| Items listed in a dataset |
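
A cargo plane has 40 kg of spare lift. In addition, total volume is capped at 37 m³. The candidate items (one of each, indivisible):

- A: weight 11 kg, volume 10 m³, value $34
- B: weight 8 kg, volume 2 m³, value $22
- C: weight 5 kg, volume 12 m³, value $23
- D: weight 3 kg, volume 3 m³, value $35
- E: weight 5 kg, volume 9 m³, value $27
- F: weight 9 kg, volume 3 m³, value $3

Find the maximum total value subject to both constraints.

$141

Feasible sets respecting both limits:
- A+B+C+D+E: weight 32, volume 36, value 141
- A+C+D+E+F: weight 33, volume 37, value 122
- A+B+D+E+F: weight 36, volume 27, value 121
Best: $141.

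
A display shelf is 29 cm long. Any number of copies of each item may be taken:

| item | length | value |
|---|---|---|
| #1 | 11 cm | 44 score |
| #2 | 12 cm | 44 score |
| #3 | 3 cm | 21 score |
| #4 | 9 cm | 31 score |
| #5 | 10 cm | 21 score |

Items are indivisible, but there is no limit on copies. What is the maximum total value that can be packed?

189 score

Best value-per-unit is #3 at 21/3, and filling with it alone uses length 9×3=27. No mix of the others beats 9×21 = 189.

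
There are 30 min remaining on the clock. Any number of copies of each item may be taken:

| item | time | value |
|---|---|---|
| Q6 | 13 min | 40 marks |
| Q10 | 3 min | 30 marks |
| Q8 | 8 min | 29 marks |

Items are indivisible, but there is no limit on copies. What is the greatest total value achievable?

300 marks

Best value-per-unit is Q10 at 30/3, and filling with it alone uses time 10×3=30. No mix of the others beats 10×30 = 300.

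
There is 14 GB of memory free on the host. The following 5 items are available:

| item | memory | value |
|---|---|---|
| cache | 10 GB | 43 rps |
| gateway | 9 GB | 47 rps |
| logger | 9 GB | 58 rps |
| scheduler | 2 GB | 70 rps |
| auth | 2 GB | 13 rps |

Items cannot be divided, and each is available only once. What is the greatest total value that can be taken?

141 rps

Check high-value combinations within 14 GB:
- logger+scheduler+auth: memory 9+2+2=13, value 58+70+13=141
- gateway+scheduler+auth: memory 9+2+2=13, value 47+70+13=130
- logger+scheduler: memory 9+2=11, value 58+70=128
- cache+scheduler+auth: memory 10+2+2=14, value 43+70+13=126
- gateway+scheduler: memory 9+2=11, value 47+70=117
Best: 141 rps.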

| What needs to be done |
Repeat exactly the lines above from the one with "There is 14" up to and including the one with "GB | 13 rps |". No other line belongs in the reply.

| Solution to this exercise |
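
There is 14 GB of memory free on the host. The following 5 items are available:

| item | memory | value |
|---|---|---|
| cache | 10 GB | 43 rps |
| gateway | 9 GB | 47 rps |
| logger | 9 GB | 58 rps |
| scheduler | 2 GB | 70 rps |
| auth | 2 GB | 13 rps |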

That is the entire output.